**Task:** Exact duplicates of all entries are needed.

**Data:**
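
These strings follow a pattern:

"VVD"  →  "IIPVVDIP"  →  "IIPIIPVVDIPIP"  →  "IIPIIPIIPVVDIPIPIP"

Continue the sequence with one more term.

s(k+1) = IIP·s(k)·IP, so each term gains IIP as a prefix and IP as a suffix.
One more step from IIPIIPIIPVVDIPIPIP gives the answer.

IIPIIPIIPIIPVVDIPIPIPIP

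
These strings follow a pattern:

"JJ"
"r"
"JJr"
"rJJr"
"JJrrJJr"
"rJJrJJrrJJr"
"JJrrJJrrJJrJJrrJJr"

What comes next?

This is a Fibonacci-style word recurrence s(k) = s(k−2)·s(k−1): e.g. JJ·r = JJr.
Continuing: rJJrJJrrJJr · JJrrJJrrJJrJJrrJJr gives term 8.

rJJrJJrrJJrJJrrJJrrJJrJJrrJJr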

**Output of the task:**
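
These strings follow a pattern:

"VVD"  →  "IIPVVDIP"  →  "IIPIIPVVDIPIP"  →  "IIPIIPIIPVVDIPIPIP"

Continue the sequence with one more term.

s(k+1) = IIP·s(k)·IP, so each term gains IIP as a prefix and IP as a suffix.
One more step from IIPIIPIIPVVDIPIPIP gives the answer.

IIPIIPIIPIIPVVDIPIPIPIP

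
These strings follow a pattern:

"JJ"
"r"
"JJr"
"rJJr"
"JJrrJJr"
"rJJrJJrrJJr"
"JJrrJJrrJJrJJrrJJr"

What comes next?

This is a Fibonacci-style word recurrence s(k) = s(k−2)·s(k−1): e.g. JJ·r = JJr.
Continuing: rJJrJJrrJJr · JJrrJJrrJJrJJrrJJr gives term 8.

rJJrJJrrJJrJJrrJJrrJJrJJrrJJr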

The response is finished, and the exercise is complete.